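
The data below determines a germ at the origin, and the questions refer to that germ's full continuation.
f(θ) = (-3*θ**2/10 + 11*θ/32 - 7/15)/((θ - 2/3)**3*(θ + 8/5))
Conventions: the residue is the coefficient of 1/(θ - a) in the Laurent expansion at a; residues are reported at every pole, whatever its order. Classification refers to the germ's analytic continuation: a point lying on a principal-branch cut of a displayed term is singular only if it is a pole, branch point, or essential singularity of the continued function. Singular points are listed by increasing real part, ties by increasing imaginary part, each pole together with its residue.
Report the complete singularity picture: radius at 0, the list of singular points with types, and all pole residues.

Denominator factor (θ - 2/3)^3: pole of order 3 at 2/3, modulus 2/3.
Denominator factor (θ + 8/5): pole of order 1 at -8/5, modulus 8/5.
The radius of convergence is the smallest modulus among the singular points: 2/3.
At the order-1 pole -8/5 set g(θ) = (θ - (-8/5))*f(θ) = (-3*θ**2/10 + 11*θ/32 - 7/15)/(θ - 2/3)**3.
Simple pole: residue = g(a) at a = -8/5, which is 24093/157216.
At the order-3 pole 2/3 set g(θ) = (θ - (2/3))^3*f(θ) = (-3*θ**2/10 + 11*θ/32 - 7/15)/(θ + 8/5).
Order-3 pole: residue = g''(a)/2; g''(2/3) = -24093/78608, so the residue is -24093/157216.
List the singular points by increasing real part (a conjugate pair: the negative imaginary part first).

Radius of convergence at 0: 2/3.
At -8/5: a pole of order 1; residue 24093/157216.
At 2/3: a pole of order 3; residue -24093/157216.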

· · ·

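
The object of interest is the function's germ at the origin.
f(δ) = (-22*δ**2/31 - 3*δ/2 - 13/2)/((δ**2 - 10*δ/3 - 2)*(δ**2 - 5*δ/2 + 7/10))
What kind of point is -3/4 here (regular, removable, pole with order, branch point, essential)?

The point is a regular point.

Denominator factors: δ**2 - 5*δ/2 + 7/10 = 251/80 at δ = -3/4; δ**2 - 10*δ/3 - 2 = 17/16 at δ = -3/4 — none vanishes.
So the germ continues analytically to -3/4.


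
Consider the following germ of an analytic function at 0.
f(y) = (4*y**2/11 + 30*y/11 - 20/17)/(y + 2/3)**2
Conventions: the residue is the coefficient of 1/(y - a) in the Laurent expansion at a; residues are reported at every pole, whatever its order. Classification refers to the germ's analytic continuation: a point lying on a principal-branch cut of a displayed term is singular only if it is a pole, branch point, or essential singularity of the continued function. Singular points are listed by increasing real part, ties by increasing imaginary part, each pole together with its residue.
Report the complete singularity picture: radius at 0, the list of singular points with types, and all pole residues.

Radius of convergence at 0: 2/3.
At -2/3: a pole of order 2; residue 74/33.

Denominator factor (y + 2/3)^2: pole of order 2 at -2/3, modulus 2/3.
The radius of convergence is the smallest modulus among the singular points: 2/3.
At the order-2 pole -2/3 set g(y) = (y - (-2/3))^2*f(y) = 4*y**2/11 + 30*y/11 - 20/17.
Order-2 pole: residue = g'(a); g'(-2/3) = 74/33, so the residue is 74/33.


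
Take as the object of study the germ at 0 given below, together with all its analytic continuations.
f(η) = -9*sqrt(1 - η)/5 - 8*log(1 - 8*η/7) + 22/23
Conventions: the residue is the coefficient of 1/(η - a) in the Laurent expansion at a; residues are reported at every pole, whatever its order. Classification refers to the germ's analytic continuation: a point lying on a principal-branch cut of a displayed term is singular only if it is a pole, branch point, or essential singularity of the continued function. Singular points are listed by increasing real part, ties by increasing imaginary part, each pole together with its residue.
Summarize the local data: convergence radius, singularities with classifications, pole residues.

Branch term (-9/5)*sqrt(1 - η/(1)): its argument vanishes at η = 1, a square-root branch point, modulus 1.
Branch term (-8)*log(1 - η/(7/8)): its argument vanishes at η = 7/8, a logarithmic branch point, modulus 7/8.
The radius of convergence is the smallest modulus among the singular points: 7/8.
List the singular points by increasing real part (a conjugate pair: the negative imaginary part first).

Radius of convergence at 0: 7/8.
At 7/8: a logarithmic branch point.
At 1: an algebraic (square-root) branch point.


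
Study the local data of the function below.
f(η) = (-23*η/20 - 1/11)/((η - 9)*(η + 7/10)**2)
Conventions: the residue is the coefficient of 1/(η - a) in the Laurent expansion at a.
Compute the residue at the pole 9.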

· · ·

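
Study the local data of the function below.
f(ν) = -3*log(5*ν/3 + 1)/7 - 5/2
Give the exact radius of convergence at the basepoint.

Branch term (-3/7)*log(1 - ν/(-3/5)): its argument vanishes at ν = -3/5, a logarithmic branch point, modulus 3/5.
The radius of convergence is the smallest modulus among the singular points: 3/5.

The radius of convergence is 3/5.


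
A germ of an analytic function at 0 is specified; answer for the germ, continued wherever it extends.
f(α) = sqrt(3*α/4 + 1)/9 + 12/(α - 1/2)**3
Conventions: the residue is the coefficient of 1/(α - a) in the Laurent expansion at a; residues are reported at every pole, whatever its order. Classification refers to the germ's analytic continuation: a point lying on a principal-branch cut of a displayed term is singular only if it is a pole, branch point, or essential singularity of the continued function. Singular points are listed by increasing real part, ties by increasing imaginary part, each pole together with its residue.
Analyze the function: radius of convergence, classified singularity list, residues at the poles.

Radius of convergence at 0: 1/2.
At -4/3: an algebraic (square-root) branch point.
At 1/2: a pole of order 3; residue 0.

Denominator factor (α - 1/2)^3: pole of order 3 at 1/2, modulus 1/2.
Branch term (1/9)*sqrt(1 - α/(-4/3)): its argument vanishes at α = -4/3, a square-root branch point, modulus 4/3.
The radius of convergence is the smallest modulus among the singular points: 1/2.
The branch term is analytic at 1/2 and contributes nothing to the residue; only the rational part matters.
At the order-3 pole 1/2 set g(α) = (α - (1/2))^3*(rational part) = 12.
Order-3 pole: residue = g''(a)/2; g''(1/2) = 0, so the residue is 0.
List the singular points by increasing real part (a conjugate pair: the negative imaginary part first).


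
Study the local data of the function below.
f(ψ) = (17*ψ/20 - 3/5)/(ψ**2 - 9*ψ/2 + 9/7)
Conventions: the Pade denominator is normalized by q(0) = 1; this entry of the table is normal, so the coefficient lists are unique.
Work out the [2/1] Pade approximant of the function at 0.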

· · ·

What is needed: Your answer should consist of all lines above that include the string "origin".

Solution to this problem:
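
The data below determines a germ at the origin, and the questions refer to that germ's full continuation.
The object of interest is the function's germ at the origin.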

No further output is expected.